About this task:
Read the material below and tally how many lines hold the word "through", giving the number and nothing else.

Data records:
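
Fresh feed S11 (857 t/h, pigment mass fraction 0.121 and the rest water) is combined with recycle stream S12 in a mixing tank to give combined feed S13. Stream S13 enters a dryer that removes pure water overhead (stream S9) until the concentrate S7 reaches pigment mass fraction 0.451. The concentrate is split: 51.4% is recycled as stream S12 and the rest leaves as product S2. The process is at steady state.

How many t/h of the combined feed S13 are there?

Overall pigment balance (none leaves overhead): pigment in fresh feed = pigment in product, i.e. 857×0.121 = (1−0.514)·S7·0.451.
S7 = 103.7/(0.451×0.486) = 473.1 t/h.
Recycle S12 = 0.514×473.1 = 243.17 t/h.
Combined feed S13 = 857 + 243.17 = 1100.2 t/h.

1100 t/h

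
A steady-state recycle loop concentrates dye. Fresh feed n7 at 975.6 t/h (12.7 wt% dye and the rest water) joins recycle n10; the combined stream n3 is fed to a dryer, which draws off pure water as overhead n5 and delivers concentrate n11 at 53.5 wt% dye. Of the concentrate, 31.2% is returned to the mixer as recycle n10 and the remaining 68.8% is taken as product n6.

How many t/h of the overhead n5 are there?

744 t/h

Overall dye balance (none leaves overhead): dye in fresh feed = dye in product, i.e. 975.6×0.127 = (1−0.312)·n11·0.535.
n11 = 123.9/(0.535×0.688) = 336.61 t/h.
Recycle n10 = 0.312×336.61 = 105.02 t/h.
Combined feed n3 = 975.6 + 105.02 = 1080.6 t/h.
Overhead n5 = n3 − n11 = 1080.6 − 336.61 = 744.01 t/h.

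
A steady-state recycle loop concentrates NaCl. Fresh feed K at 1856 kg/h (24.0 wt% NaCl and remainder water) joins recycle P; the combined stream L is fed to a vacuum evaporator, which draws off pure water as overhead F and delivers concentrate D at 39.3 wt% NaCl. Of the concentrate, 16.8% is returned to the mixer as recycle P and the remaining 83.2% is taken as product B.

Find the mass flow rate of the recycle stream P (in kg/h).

Overall NaCl balance (none leaves overhead): NaCl in fresh feed = NaCl in product, i.e. 1856×0.240 = (1−0.168)·D·0.393.
D = 445.44/(0.393×0.832) = 1362.3 kg/h.
Recycle P = 0.168×1362.3 = 228.87 kg/h.

228.9 kg/h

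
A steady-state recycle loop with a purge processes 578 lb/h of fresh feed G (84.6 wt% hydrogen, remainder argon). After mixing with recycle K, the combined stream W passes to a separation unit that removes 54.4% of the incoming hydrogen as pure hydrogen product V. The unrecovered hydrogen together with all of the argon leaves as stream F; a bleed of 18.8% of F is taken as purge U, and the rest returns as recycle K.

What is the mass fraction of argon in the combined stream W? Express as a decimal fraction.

argon enters only via G and leaves only via the purge: 578×0.154 = 0.188×(argon in F), and the separation unit passes all argon, so argon in W = argon in F = 473.47 lb/h.
hydrogen in W: m_A = 578×0.846 + (1−0.188)·(1−0.544)·m_A, so m_A = 488.99/0.6297 = 776.51 lb/h.
W = 776.51 + 473.47 = 1250 lb/h.
argon fraction in W = 473.47/1250 = 0.379.

0.379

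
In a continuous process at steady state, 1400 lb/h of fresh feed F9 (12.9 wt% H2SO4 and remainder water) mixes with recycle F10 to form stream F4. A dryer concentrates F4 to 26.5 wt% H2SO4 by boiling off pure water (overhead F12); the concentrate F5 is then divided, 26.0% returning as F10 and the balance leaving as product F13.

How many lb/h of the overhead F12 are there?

Overall H2SO4 balance (none leaves overhead): H2SO4 in fresh feed = H2SO4 in product, i.e. 1400×0.129 = (1−0.260)·F5·0.265.
F5 = 180.6/(0.265×0.740) = 920.96 lb/h.
Recycle F10 = 0.260×920.96 = 239.45 lb/h.
Combined feed F4 = 1400 + 239.45 = 1639.4 lb/h.
Overhead F12 = F4 − F5 = 1639.4 − 920.96 = 718.49 lb/h.

718.5 lb/h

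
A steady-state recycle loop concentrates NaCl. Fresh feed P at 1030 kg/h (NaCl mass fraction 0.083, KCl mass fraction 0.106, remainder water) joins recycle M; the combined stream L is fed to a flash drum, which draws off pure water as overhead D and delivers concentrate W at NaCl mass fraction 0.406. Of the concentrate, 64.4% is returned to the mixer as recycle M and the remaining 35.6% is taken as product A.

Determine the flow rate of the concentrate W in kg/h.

Overall NaCl balance (none leaves overhead): NaCl in fresh feed = NaCl in product, i.e. 1030×0.083 = (1−0.644)·W·0.406.
W = 85.49/(0.406×0.356) = 591.48 kg/h.

591.5 kg/h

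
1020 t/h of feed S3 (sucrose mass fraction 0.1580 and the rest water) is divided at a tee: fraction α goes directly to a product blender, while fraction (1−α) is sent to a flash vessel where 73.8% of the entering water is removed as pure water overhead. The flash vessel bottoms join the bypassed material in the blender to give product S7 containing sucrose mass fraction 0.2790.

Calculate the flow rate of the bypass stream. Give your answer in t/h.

308.1 t/h

All 1020×0.158 = 161.16 t/h of sucrose reaches S7, so S7 = 161.16/0.279 = 577.63 t/h and vapour = 442.37 t/h.
The evaporator receives (1−α)·1020 of feed at 0.842 water and removes 0.738 of that water:
0.738×0.842×(1−α)×1020 = 442.37
(1−α) = 442.37/633.82 = 0.6979;  α = 0.3021.
Bypass flow = 0.3021×1020 = 308.11 t/h.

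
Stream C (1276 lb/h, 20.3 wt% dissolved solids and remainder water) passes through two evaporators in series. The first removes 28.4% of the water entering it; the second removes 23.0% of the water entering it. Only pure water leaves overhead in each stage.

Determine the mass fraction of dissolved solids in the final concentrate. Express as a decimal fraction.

water in feed = 1276×0.797 = 1017 lb/h.
After stage 1: water left = (1−0.284)×1017 = 728.15; stream total = 987.18 lb/h.
After stage 2: water left = (1−0.230)×728.15 = 560.68; final concentrate = 819.71 lb/h.
dissolved solids fraction = 259.03/819.71 = 0.316.

0.316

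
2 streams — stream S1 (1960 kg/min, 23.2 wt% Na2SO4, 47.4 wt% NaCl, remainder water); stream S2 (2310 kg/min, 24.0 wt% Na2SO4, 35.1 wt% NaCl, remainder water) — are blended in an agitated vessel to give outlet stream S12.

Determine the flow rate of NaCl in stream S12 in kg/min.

NaCl out = NaCl in = 1960×0.474 + 2310×0.351 = 1739.8 kg/min.

1740 kg/min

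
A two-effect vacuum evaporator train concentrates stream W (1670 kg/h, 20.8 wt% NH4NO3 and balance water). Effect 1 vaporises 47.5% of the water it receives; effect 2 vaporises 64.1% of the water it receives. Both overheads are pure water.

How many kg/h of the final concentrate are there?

water in feed = 1670×0.792 = 1322.6 kg/h.
After stage 1: water left = (1−0.475)×1322.6 = 694.39; stream total = 1041.7 kg/h.
After stage 2: water left = (1−0.641)×694.39 = 249.28; final concentrate = 596.64 kg/h.

596.6 kg/h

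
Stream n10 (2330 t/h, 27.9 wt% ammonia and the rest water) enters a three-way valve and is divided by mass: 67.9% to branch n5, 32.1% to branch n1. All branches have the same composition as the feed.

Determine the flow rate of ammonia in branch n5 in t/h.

Branch n5 total = 0.679×2330 = 1582.1 t/h.
ammonia in n5 = 0.279×1582.1 = 441.4 t/h.

441.4 t/h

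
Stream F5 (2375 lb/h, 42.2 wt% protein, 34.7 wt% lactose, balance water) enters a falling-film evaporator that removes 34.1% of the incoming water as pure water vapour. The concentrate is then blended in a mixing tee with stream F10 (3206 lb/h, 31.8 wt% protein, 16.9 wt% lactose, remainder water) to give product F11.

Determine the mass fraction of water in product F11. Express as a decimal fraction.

0.372

Vapour removed = 0.341×0.231×2375 = 187.08 lb/h; concentrate = 2187.9 lb/h.
water reaching the mixer = 361.54 (from concentrate) + 3206×0.513 = 2006.2 lb/h.
Product flow = 2187.9 + 3206 = 5393.9 lb/h; water fraction = 0.372.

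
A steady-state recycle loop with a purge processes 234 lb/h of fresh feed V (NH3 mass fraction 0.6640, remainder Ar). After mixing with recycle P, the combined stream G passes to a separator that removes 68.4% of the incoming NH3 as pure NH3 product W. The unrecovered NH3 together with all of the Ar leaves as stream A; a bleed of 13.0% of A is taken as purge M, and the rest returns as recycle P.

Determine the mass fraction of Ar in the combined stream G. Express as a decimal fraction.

Ar enters only via V and leaves only via the purge: 234×0.336 = 0.130×(Ar in A), and the separator passes all Ar, so Ar in G = Ar in A = 604.8 lb/h.
NH3 in G: m_A = 234×0.664 + (1−0.130)·(1−0.684)·m_A, so m_A = 155.38/0.7251 = 214.29 lb/h.
G = 214.29 + 604.8 = 819.09 lb/h.
Ar fraction in G = 604.8/819.09 = 0.7384.

0.7384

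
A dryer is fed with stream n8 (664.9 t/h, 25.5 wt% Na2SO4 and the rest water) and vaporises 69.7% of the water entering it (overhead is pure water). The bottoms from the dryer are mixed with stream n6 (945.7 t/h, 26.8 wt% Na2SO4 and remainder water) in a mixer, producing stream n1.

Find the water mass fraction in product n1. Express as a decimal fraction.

Vapour removed = 0.697×0.745×664.9 = 345.26 t/h; concentrate = 319.64 t/h.
water reaching the mixer = 150.09 (from concentrate) + 945.7×0.732 = 842.34 t/h.
Product flow = 319.64 + 945.7 = 1265.3 t/h; water fraction = 0.666.

0.666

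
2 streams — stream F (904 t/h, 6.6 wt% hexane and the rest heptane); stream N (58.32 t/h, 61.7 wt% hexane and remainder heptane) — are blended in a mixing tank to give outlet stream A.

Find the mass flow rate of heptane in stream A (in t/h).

866.7 t/h

heptane out = heptane in = 904×0.934 + 58.32×0.383 = 866.67 t/h.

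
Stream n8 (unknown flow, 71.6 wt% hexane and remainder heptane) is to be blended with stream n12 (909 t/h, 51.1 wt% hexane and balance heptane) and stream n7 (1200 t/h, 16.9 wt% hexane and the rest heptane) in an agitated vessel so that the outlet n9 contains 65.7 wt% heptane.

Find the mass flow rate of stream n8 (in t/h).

Let n8 be the unknown flow. Total out = 2109 + n8.
heptane balance: 1441.7 + 0.284·n8 = 0.657·(2109 + n8)
(0.284 − 0.657)·n8 = 0.657×2109 − 1441.7 = -56.088
n8 = -56.088 / -0.373 = 150.37 t/h

150.4 t/h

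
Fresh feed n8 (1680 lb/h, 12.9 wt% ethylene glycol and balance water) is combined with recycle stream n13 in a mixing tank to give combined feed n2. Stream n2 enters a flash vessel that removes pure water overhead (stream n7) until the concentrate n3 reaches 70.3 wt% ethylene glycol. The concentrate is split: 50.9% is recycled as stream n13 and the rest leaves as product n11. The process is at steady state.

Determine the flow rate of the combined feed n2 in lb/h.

2000 lb/h

Overall ethylene glycol balance (none leaves overhead): ethylene glycol in fresh feed = ethylene glycol in product, i.e. 1680×0.129 = (1−0.509)·n3·0.703.
n3 = 216.72/(0.703×0.491) = 627.86 lb/h.
Recycle n13 = 0.509×627.86 = 319.58 lb/h.
Combined feed n2 = 1680 + 319.58 = 1999.6 lb/h.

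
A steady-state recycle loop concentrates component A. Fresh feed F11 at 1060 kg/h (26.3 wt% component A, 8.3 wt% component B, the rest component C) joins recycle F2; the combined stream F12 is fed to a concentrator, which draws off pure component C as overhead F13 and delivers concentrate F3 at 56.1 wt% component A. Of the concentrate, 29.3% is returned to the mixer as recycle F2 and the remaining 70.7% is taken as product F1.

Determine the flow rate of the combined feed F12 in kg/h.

1266 kg/h

Overall component A balance (none leaves overhead): component A in fresh feed = component A in product, i.e. 1060×0.263 = (1−0.293)·F3·0.561.
F3 = 278.78/(0.561×0.707) = 702.88 kg/h.
Recycle F2 = 0.293×702.88 = 205.94 kg/h.
Combined feed F12 = 1060 + 205.94 = 1265.9 kg/h.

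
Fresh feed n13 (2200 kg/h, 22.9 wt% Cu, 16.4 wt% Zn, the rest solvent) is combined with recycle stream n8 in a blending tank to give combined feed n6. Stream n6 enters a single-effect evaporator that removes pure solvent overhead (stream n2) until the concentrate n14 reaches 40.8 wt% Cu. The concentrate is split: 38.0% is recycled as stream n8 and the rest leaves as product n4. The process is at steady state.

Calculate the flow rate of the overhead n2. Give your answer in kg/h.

965.2 kg/h

Overall Cu balance (none leaves overhead): Cu in fresh feed = Cu in product, i.e. 2200×0.229 = (1−0.380)·n14·0.408.
n14 = 503.8/(0.408×0.620) = 1991.6 kg/h.
Recycle n8 = 0.380×1991.6 = 756.82 kg/h.
Combined feed n6 = 2200 + 756.82 = 2956.8 kg/h.
Overhead n2 = n6 − n14 = 2956.8 − 1991.6 = 965.2 kg/h.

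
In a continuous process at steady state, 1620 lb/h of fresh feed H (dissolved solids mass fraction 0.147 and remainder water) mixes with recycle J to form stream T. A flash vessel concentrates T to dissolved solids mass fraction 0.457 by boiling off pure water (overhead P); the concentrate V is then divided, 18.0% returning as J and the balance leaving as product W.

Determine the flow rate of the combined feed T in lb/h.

Overall dissolved solids balance (none leaves overhead): dissolved solids in fresh feed = dissolved solids in product, i.e. 1620×0.147 = (1−0.180)·V·0.457.
V = 238.14/(0.457×0.820) = 635.48 lb/h.
Recycle J = 0.180×635.48 = 114.39 lb/h.
Combined feed T = 1620 + 114.39 = 1734.4 lb/h.

1734 lb/h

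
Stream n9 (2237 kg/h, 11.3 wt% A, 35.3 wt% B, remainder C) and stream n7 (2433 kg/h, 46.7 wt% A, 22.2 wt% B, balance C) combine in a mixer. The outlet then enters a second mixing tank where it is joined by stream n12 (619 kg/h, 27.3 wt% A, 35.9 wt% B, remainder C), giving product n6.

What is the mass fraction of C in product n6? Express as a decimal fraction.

Overall, product flow = 5289 kg/h.
C in = 2237×0.534 + 2433×0.311 + 619×0.368 = 2179 kg/h.
C fraction in n6 = 0.4120.

0.4120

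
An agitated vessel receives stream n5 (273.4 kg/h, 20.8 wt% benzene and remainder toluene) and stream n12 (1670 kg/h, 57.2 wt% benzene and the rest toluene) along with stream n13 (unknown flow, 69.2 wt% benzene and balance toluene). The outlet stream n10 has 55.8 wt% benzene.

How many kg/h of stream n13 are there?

539.6 kg/h

Let n13 be the unknown flow. Total out = 1943.4 + n13.
benzene balance: 1012.1 + 0.692·n13 = 0.558·(1943.4 + n13)
(0.692 − 0.558)·n13 = 0.558×1943.4 − 1012.1 = 72.31
n13 = 72.31 / 0.134 = 539.63 kg/h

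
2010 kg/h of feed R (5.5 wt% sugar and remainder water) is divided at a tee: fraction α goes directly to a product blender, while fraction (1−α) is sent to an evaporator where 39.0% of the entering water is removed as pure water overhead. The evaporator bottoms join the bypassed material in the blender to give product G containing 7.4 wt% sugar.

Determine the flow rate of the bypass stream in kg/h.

All 2010×0.055 = 110.55 kg/h of sugar reaches G, so G = 110.55/0.074 = 1493.9 kg/h and vapour = 516.08 kg/h.
The evaporator receives (1−α)·2010 of feed at 0.945 water and removes 0.390 of that water:
0.390×0.945×(1−α)×2010 = 516.08
(1−α) = 516.08/740.79 = 0.6967;  α = 0.3033.
Bypass flow = 0.3033×2010 = 609.7 kg/h.

609.7 kg/h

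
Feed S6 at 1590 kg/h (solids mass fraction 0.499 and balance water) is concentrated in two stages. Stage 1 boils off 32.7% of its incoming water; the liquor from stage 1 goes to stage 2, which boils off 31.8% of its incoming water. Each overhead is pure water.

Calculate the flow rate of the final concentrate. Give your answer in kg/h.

water in feed = 1590×0.501 = 796.59 kg/h.
After stage 1: water left = (1−0.327)×796.59 = 536.11; stream total = 1329.5 kg/h.
After stage 2: water left = (1−0.318)×536.11 = 365.62; final concentrate = 1159 kg/h.

1159 kg/h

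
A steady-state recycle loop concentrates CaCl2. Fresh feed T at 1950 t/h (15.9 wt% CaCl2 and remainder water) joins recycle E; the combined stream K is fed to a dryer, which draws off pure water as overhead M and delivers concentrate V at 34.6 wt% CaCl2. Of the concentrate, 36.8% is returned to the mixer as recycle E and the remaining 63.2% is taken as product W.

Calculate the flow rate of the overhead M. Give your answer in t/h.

1054 t/h

Overall CaCl2 balance (none leaves overhead): CaCl2 in fresh feed = CaCl2 in product, i.e. 1950×0.159 = (1−0.368)·V·0.346.
V = 310.05/(0.346×0.632) = 1417.9 t/h.
Recycle E = 0.368×1417.9 = 521.78 t/h.
Combined feed K = 1950 + 521.78 = 2471.8 t/h.
Overhead M = K − V = 2471.8 − 1417.9 = 1053.9 t/h.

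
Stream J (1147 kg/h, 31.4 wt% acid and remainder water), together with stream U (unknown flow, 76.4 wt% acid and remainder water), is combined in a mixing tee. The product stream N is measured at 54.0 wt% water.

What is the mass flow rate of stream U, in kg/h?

550.9 kg/h

Let U be the unknown flow. Total out = 1147 + U.
water balance: 786.84 + 0.236·U = 0.540·(1147 + U)
(0.236 − 0.540)·U = 0.540×1147 − 786.84 = -167.46
U = -167.46 / -0.304 = 550.86 kg/h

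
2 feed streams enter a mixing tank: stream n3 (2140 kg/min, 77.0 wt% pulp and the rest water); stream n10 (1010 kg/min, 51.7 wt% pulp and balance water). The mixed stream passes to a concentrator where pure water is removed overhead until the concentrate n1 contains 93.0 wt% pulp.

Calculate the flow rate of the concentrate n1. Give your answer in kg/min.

pulp entering = 2140×0.770 + 1010×0.517 = 2170 kg/min.
All pulp reports to n1, so n1 = 2170/0.930 = 2333.3 kg/min.

2333 kg/min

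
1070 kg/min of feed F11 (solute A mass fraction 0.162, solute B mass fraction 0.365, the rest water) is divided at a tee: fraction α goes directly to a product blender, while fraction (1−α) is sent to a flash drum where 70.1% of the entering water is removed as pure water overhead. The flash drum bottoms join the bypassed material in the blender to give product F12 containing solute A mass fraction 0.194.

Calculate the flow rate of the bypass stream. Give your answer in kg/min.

537.7 kg/min

All 1070×0.162 = 173.34 kg/min of solute A reaches F12, so F12 = 173.34/0.194 = 893.51 kg/min and vapour = 176.49 kg/min.
The evaporator receives (1−α)·1070 of feed at 0.473 water and removes 0.701 of that water:
0.701×0.473×(1−α)×1070 = 176.49
(1−α) = 176.49/354.78 = 0.4975;  α = 0.5025.
Bypass flow = 0.5025×1070 = 537.7 kg/min.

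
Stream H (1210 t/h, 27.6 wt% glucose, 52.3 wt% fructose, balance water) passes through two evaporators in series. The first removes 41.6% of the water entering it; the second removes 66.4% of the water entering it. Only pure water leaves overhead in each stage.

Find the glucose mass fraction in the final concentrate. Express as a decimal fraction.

0.329

water in feed = 1210×0.201 = 243.21 t/h.
After stage 1: water left = (1−0.416)×243.21 = 142.03; stream total = 1108.8 t/h.
After stage 2: water left = (1−0.664)×142.03 = 47.724; final concentrate = 1014.5 t/h.
glucose fraction = 333.96/1014.5 = 0.329.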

Response to the exercise:
2